● TASK DETAILS: Scan the material for the word "into" and copy each line where it occurs.

(TASK INPUT)

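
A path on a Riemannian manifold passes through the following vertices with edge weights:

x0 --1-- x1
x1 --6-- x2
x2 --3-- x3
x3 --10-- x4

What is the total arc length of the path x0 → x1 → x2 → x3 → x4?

Arc length = 1 + 6 + 3 + 10 = 20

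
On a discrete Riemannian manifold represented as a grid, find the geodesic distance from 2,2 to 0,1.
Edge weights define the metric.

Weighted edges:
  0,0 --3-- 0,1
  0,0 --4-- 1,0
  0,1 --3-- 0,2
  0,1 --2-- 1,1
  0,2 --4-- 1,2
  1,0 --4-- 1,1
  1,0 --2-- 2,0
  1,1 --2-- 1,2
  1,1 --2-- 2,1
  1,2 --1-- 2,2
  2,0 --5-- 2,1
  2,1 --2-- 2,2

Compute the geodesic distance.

Shortest path: 2,2 → 1,2 → 1,1 → 0,1, total weight = 5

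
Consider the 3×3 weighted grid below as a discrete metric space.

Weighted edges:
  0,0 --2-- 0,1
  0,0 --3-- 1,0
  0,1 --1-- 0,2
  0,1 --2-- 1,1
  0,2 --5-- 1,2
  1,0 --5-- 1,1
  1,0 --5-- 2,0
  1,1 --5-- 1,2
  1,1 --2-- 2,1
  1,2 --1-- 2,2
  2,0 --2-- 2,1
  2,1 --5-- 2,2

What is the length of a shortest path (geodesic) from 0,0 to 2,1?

Shortest path: 0,0 → 0,1 → 1,1 → 2,1, total weight = 6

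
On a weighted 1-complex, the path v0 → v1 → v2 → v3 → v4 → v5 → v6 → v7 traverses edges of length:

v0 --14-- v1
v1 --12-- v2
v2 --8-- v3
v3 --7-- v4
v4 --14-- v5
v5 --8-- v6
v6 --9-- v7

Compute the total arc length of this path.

Arc length = 14 + 12 + 8 + 7 + 14 + 8 + 9 = 72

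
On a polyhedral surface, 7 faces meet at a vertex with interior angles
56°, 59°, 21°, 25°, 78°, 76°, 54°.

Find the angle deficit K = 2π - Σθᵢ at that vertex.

Sum of angles = 369°. K = 360° - 369° = -9° = -π/20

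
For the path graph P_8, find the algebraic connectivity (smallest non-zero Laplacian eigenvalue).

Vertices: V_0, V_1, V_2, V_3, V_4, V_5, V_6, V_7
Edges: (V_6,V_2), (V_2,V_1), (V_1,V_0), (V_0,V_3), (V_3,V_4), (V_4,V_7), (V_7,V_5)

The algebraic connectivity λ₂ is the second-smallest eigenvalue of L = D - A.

The path graph P_n has Laplacian eigenvalues λ_k = 2 − 2cos(kπ/n), k = 0, 1, …, n−1. Here n = 8:
k=0: 2 − 2cos(0) = 0.0; k=1: 2 − 2cos(π/8) = 0.1522; k=2: 2 − 2cos(π/4) = 0.5858; k=3: 2 − 2cos(3π/8) = 1.2346; k=4: 2 − 2cos(π/2) = 2.0; k=5: 2 − 2cos(5π/8) = 2.7654; k=6: 2 − 2cos(3π/4) = 3.4142; k=7: 2 − 2cos(7π/8) = 3.8478.
Laplacian eigenvalues: [0.0, 0.1522, 0.5858, 1.2346, 2.0, 2.7654, 3.4142, 3.8478]. Algebraic connectivity (smallest non-zero eigenvalue) = 0.1522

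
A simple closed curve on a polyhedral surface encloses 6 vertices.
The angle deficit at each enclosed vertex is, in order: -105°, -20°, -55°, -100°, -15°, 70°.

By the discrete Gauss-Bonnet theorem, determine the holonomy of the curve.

Holonomy = total enclosed curvature = (-105°) + (-20°) + (-55°) + (-100°) + (-15°) + 70° = -225°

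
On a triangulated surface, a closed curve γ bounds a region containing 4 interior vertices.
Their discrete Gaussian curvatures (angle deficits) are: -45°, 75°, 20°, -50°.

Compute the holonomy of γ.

Holonomy = total enclosed curvature = (-45°) + 75° + 20° + (-50°) = 0°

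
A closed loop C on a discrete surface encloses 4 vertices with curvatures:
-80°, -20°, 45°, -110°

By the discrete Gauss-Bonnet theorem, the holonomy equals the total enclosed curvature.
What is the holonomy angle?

Holonomy = total enclosed curvature = (-80°) + (-20°) + 45° + (-110°) = -165°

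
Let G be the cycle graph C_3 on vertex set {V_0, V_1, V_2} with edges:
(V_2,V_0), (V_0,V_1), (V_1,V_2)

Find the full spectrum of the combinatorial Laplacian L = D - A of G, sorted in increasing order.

The cycle graph C_n has Laplacian eigenvalues λ_k = 2 − 2cos(2πk/n), k = 0, 1, …, n−1. Here n = 3:
k=0: 2 − 2cos(0) = 0.0; k=1: 2 − 2cos(2π/3) = 3.0; k=2: 2 − 2cos(4π/3) = 3.0.
Laplacian eigenvalues (increasing order): [0.0, 3.0, 3.0]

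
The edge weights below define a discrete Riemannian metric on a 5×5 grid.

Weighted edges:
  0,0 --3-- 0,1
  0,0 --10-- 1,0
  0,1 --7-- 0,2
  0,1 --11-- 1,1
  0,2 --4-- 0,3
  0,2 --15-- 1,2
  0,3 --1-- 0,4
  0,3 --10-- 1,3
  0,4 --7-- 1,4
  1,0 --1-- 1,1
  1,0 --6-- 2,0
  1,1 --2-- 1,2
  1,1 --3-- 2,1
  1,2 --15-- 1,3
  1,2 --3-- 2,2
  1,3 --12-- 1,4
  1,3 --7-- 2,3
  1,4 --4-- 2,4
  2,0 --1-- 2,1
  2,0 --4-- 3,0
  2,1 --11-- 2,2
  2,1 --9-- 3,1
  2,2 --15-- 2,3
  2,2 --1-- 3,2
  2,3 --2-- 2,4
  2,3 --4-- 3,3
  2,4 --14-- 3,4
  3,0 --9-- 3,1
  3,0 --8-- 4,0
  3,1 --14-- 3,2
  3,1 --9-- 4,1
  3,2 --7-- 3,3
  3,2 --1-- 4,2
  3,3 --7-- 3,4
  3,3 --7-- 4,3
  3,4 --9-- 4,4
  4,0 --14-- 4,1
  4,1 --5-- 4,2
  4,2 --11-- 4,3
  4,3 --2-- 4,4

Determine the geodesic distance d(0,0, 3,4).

Shortest path: 0,0 → 1,0 → 1,1 → 1,2 → 2,2 → 3,2 → 3,3 → 3,4, total weight = 31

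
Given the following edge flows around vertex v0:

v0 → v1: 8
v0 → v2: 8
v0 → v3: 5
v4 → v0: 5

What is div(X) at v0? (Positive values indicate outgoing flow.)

Divergence = sum of outgoing flows = 8 + 8 + 5 + (-5) = 16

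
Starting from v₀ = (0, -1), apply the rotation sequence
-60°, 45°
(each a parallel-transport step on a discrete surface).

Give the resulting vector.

Total rotation: (-60°) + 45° = -15°. Final vector: (-0.2588, -0.9659)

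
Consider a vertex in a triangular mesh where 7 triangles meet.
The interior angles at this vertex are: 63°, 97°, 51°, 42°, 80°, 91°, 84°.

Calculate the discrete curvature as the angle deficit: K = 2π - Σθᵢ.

Sum of angles = 508°. K = 360° - 508° = -148° = -37π/45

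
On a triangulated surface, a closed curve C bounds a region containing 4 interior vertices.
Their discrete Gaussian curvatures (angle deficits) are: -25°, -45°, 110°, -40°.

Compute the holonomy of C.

Holonomy = total enclosed curvature = (-25°) + (-45°) + 110° + (-40°) = 0°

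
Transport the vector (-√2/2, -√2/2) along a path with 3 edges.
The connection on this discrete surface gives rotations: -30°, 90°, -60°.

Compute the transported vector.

Total rotation: (-30°) + 90° + (-60°) = 0°. Final vector: (-0.7071, -0.7071)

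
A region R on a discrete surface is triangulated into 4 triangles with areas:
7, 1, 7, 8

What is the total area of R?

7 + 1 + 7 + 8 = 23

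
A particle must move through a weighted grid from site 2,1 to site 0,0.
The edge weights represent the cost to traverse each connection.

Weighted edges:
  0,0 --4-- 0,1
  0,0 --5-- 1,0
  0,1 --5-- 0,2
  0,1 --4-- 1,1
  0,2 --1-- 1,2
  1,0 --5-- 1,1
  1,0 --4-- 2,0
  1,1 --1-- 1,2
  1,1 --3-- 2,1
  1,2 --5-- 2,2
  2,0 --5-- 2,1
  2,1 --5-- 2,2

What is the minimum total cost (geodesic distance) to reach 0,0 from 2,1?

Shortest path: 2,1 → 1,1 → 0,1 → 0,0, total weight = 11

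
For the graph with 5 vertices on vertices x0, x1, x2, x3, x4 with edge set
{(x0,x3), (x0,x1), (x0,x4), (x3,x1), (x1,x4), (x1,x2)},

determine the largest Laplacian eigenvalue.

Degrees: deg(x0) = 3, deg(x1) = 4, deg(x2) = 1, deg(x3) = 2, deg(x4) = 2.
L = D − A with rows/columns ordered (x0, x1, x2, x3, x4):
  [ 3, -1,  0, -1, -1]
  [-1,  4, -1, -1, -1]
  [ 0, -1,  1,  0,  0]
  [-1, -1,  0,  2,  0]
  [-1, -1,  0,  0,  2]
Characteristic polynomial: det(λI − L) = λ(λ − 1)(λ − 2)(λ − 4)(λ − 5).
Roots: λ = 0; (λ − 1) = 0 ⇒ λ = 1; (λ − 2) = 0 ⇒ λ = 2; (λ − 4) = 0 ⇒ λ = 4; (λ − 5) = 0 ⇒ λ = 5.
(Check: the roots sum (with multiplicity) to 12, matching trace L = Σdeg = 2·6 = 12.)
Laplacian eigenvalues: [0.0, 1.0, 2.0, 4.0, 5.0]. Largest eigenvalue (spectral radius) = 5.0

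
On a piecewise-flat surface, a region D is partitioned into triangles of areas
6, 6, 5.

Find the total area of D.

6 + 6 + 5 = 17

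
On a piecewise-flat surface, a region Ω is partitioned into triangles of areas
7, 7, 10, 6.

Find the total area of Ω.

7 + 7 + 10 + 6 = 30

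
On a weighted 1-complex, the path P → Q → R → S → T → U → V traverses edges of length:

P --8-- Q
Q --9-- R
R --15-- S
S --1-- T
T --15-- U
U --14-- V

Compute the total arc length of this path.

Arc length = 8 + 9 + 15 + 1 + 15 + 14 = 62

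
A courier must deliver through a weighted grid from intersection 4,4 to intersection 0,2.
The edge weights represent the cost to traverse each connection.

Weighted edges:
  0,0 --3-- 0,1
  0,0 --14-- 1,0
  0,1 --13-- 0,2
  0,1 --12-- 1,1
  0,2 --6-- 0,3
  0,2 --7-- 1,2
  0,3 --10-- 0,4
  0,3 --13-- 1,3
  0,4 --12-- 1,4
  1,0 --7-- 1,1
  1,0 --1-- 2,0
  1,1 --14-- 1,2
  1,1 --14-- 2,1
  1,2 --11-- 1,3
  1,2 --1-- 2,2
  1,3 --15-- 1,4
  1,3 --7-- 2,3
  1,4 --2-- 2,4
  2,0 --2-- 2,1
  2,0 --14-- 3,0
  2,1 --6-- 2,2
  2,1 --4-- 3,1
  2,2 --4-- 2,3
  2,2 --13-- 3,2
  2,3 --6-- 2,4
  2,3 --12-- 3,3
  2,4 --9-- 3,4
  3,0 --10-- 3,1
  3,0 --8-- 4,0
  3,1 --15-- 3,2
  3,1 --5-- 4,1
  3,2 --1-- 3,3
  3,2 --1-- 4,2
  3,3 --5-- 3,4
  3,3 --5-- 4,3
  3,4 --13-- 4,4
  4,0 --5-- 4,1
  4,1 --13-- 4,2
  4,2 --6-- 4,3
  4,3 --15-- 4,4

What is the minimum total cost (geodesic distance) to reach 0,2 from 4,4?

Shortest path: 4,4 → 3,4 → 3,3 → 3,2 → 2,2 → 1,2 → 0,2, total weight = 40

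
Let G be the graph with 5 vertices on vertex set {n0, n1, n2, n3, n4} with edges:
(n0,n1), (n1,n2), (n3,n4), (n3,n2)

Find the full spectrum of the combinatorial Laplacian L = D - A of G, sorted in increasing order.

Degrees: deg(n0) = 1, deg(n1) = 2, deg(n2) = 2, deg(n3) = 2, deg(n4) = 1.
L = D − A with rows/columns ordered (n0, n1, n2, n3, n4):
  [ 1, -1,  0,  0,  0]
  [-1,  2, -1,  0,  0]
  [ 0, -1,  2, -1,  0]
  [ 0,  0, -1,  2, -1]
  [ 0,  0,  0, -1,  1]
Characteristic polynomial: det(λI − L) = λ(λ² − 3λ + 1)(λ² − 5λ + 5).
Roots: λ = 0; (λ² − 3λ + 1) = 0 ⇒ λ = (3 ± √5)/2 ≈ 0.382, 2.618; (λ² − 5λ + 5) = 0 ⇒ λ = (5 ± √5)/2 ≈ 1.382, 3.618.
(Check: the roots sum (with multiplicity) to 8, matching trace L = Σdeg = 2·4 = 8.)
Laplacian eigenvalues (increasing order): [0.0, 0.382, 1.382, 2.618, 3.618]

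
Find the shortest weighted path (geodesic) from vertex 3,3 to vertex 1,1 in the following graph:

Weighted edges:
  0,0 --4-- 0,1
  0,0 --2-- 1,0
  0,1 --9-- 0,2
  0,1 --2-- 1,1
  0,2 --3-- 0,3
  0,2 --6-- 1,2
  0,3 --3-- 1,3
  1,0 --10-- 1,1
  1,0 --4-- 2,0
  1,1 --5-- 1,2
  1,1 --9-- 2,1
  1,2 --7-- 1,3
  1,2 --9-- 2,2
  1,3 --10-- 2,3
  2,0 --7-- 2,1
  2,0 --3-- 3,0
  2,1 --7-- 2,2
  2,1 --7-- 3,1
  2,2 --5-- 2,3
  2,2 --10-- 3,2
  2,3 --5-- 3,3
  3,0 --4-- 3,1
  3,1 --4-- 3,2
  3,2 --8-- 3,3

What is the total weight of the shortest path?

Shortest path: 3,3 → 2,3 → 2,2 → 1,2 → 1,1, total weight = 24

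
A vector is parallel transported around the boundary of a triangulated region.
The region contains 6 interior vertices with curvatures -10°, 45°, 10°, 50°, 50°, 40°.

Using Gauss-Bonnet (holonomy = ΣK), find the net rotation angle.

Holonomy = total enclosed curvature = (-10°) + 45° + 10° + 50° + 50° + 40° = 185°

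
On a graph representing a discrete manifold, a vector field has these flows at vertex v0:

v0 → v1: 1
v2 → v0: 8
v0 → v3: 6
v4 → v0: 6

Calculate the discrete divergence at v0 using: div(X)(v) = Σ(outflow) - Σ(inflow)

Divergence = sum of outgoing flows = 1 + (-8) + 6 + (-6) = -7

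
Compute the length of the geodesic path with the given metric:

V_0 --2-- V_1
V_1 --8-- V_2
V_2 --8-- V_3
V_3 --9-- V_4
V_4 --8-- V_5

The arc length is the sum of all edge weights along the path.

Arc length = 2 + 8 + 8 + 9 + 8 = 35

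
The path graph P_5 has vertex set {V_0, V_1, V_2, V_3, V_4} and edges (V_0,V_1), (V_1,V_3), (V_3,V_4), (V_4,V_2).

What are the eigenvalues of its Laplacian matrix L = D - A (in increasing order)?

The path graph P_n has Laplacian eigenvalues λ_k = 2 − 2cos(kπ/n), k = 0, 1, …, n−1. Here n = 5:
k=0: 2 − 2cos(0) = 0.0; k=1: 2 − 2cos(π/5) = 0.382; k=2: 2 − 2cos(2π/5) = 1.382; k=3: 2 − 2cos(3π/5) = 2.618; k=4: 2 − 2cos(4π/5) = 3.618.
Laplacian eigenvalues (increasing order): [0.0, 0.382, 1.382, 2.618, 3.618]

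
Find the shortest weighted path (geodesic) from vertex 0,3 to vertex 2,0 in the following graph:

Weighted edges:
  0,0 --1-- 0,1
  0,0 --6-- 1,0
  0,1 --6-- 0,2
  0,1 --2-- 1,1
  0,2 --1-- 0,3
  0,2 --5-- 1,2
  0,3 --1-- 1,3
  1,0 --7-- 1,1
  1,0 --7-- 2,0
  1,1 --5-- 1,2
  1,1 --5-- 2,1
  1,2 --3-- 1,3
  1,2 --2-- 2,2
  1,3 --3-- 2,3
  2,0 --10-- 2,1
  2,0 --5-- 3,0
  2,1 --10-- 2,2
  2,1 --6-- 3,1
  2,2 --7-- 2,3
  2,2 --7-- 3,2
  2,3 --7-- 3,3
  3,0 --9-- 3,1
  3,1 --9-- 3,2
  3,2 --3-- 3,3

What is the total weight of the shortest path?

Shortest path: 0,3 → 0,2 → 0,1 → 0,0 → 1,0 → 2,0, total weight = 21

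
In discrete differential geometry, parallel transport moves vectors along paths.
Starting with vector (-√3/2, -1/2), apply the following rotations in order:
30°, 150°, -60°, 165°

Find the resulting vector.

Total rotation: 30° + 150° + (-60°) + 165° = 285° ≡ -75° (mod 360°). Final vector: (-0.7071, 0.7071)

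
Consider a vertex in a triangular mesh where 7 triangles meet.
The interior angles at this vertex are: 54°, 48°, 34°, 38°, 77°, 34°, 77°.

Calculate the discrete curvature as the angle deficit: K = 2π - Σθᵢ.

Sum of angles = 362°. K = 360° - 362° = -2° = -π/90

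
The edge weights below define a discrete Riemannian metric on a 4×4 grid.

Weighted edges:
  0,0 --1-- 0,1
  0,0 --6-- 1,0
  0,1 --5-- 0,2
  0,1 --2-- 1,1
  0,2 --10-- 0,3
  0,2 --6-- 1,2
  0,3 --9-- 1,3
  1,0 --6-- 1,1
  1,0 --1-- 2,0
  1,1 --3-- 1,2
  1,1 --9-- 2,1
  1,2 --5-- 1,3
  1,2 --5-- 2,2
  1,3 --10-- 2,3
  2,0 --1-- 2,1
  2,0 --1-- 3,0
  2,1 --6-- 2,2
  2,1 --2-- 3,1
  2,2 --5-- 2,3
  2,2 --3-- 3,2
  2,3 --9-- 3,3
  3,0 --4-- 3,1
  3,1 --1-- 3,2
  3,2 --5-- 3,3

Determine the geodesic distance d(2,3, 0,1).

Shortest path: 2,3 → 2,2 → 1,2 → 1,1 → 0,1, total weight = 15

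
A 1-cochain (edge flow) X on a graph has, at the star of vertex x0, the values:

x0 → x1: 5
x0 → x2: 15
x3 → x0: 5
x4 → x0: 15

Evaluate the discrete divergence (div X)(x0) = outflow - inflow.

Divergence = sum of outgoing flows = 5 + 15 + (-5) + (-15) = 0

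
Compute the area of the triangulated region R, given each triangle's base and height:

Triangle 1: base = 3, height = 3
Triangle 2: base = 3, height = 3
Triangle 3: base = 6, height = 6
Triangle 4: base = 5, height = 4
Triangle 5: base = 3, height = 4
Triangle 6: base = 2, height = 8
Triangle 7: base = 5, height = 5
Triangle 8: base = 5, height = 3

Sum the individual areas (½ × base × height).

(1/2)×3×3 + (1/2)×3×3 + (1/2)×6×6 + (1/2)×5×4 + (1/2)×3×4 + (1/2)×2×8 + (1/2)×5×5 + (1/2)×5×3 = 71.0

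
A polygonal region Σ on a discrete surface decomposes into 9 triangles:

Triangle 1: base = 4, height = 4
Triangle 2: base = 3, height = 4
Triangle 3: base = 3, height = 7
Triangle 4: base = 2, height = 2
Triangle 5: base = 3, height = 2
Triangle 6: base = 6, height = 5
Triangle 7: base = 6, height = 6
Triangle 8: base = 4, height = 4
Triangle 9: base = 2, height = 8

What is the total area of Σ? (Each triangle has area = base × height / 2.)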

(End TASK INPUT)

● RESPONSE AREA:
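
A region R on a discrete surface is triangulated into 4 triangles with areas:
On a piecewise-flat surface, a region D is partitioned into triangles of areas
On a piecewise-flat surface, a region Ω is partitioned into triangles of areas
A polygonal region Σ on a discrete surface decomposes into 9 triangles: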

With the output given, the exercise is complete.